[Recorded data]
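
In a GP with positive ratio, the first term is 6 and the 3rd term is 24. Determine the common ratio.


r^(n-1) = aₙ/a₁
r^2 = 24/6 = 4
r = 4^(1/2)
= ±2; taking r > 0 gives r = 2

r = 2


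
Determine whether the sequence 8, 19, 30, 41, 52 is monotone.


Differences: 11, 11, 11, 11
All differences > 0 → strictly INCREASING

Monotonically increasing


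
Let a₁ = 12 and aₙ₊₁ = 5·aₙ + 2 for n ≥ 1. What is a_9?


Computing step by step:
a_1 = 12
a_2 = 62
a_3 = 312
a_4 = 1562
a_5 = 7812
a_6 = 39062
a_7 = 195312
a_8 = 976562
a_9 = 4882812


a_9 = 4882812


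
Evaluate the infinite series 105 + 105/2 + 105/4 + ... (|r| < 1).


S∞ = a₁/(1-r) = 105/(1 - 1/2)
= 105/(1/2)
= 210

S∞ = 210


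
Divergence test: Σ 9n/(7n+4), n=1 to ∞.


lim(n→∞) 9n/(7n+4) = 9/7 = 9/7  (divide numerator and denominator by n)
lim aₙ = 9/7 ≠ 0 → series DIVERGES

Diverges (lim aₙ = 9/7 ≠ 0)


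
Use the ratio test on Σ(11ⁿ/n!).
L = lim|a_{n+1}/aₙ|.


aₙ = 11^n/n!
a_{n+1}/aₙ = 11^(n+1)/(n+1)! × n!/11^n
= 11/(n+1)
L = lim(n→∞) 11/(n+1) = 0
L < 1 → series CONVERGES

Converges (ratio test: L = 0 < 1)


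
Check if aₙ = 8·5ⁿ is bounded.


aₙ = 8·5ⁿ → as n→∞, aₙ→∞ (since base 5 > 1)
No finite upper bound exists
The sequence is UNBOUNDED

Unbounded (aₙ → ∞ as n → ∞)


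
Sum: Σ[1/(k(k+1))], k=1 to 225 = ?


1/(k(k+1)) = 1/k - 1/(k+1) (partial fractions)
Telescoping: Σ = 1 - 1/226 = 225/226

Sum = 225/226


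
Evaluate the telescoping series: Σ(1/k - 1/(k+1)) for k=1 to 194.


Telescoping: adjacent terms cancel.
= 1/1 - 1/195
= 1 - 1/195 = 194/195

Sum = 194/195


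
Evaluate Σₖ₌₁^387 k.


n(n+1)/2 = 387×388/2 = 150156/2 = 75078

Σk = 75078


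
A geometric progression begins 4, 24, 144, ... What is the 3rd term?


aₙ = a₁·r^(n-1)
= 4×6^2
= 4×36
= 144

a_3 = 144


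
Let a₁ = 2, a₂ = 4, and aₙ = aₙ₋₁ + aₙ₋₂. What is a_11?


Computing iteratively: 2, 4, 6, 10, 16, 26, 42, 68, 110, 178, 288
a_11 = 288

a_11 = 288


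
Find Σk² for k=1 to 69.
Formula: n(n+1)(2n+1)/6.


n = 69
n(n+1)(2n+1)/6 = 69×70×139/6
= 671370/6 = 111895

Σk² = 111895


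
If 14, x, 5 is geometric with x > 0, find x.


GM = √(14×5) = √70 = 8.3666

GM = 8.3666


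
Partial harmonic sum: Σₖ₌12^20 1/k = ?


Σₖ₌12^20 1/k = 1/12 + 1/13 + 1/14 + 1/15 + 1/16 + 1/17 + 1/18 + 1/19 + 1/20
= 12229277/21162960
≈ 0.5779

Sum = 12229277/21162960 ≈ 0.5779


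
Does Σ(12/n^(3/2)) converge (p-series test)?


p-series test: Σ c/n^p converges if p > 1, diverges if p ≤ 1 (constant c > 0 doesn't affect convergence).
p = 3/2
3/2 > 1 → CONVERGES

Converges (p = 3/2 > 1)


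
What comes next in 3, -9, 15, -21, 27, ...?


Pattern: alternating sign, magnitude arithmetic (d=6)
Terms: 3, -9, 15, -21, 27
Next term = -33

Next term = -33


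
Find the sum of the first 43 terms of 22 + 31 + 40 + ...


aₙ = 22 + (43-1)×9 = 400
Sₙ = n(a₁+aₙ)/2 = 43×(22+400)/2
= 43×422/2 = 9073

S_43 = 9073


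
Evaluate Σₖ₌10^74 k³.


Σₖ₌10^74 k³ = [74·75/2]² − [9·10/2]²
= 7700625 − 2025 = 7698600

Σk³ = 7698600


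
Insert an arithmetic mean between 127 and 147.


AM = (127 + 147)/2 = 274/2 = 137

AM = 137


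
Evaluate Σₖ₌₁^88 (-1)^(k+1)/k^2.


S = 1 - 1/4 + 1/9 - 1/16 + 1/25 - 1/36 + 1/49 - 1/64 ± ...
= 0.8224
(Full series converges to +π²/12 ≈ +0.8225)

S_88 = 0.8224


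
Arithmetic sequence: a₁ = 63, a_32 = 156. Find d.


d = (aₙ - a₁)/(n-1)
= (156 - 63)/(32-1)
= 93/31 = 3

d = 3


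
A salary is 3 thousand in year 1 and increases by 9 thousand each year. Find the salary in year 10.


aₙ = a₁ + (n-1)d
= 3 + (10-1)×9
= 3 + 81
= 84

a_10 = 84


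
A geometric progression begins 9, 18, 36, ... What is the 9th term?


aₙ = a₁·r^(n-1)
= 9×2^8
= 9×256
= 2304

a_9 = 2304


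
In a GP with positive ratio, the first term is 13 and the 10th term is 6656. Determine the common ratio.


r^(n-1) = aₙ/a₁
r^9 = 6656/13 = 512
r = 512^(1/9)
= 2

r = 2


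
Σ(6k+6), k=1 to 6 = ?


Σ(6k+6) = 6·Σk + 6·n
= 6·21 + 6·6
= 126 + 36 = 162

Σ = 162


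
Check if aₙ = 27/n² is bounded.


a₁ = 27, a₂ = 27/4, a₃ = 27/9, ...
0 < aₙ ≤ 27 for all n ≥ 1
The sequence IS bounded

Bounded (0 < aₙ ≤ 27)


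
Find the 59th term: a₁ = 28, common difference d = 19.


aₙ = a₁ + (n-1)d
= 28 + (59-1)×19
= 28 + 1102
= 1130

a_59 = 1130


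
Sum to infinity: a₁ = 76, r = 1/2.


S∞ = a₁/(1-r) = 76/(1 - 1/2)
= 76/(1/2)
= 152

S∞ = 152


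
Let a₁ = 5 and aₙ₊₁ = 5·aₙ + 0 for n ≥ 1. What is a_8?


Computing step by step:
a_1 = 5
a_2 = 25
a_3 = 125
a_4 = 625
a_5 = 3125
a_6 = 15625
a_7 = 78125
a_8 = 390625


a_8 = 390625


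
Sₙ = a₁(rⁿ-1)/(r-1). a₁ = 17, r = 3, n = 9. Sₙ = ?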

Exercise brief >> Starting from the line holding "Sum to infinity: a₁ = 76, r = 1/2.", restate the remaining lines of the data word for word, including the last.

Written response >>
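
Sum to infinity: a₁ = 76, r = 1/2.


S∞ = a₁/(1-r) = 76/(1 - 1/2)
= 76/(1/2)
= 152

S∞ = 152


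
Let a₁ = 5 and aₙ₊₁ = 5·aₙ + 0 for n ≥ 1. What is a_8?


Computing step by step:
a_1 = 5
a_2 = 25
a_3 = 125
a_4 = 625
a_5 = 3125
a_6 = 15625
a_7 = 78125
a_8 = 390625


a_8 = 390625


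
Sₙ = a₁(rⁿ-1)/(r-1). a₁ = 17, r = 3, n = 9. Sₙ = ?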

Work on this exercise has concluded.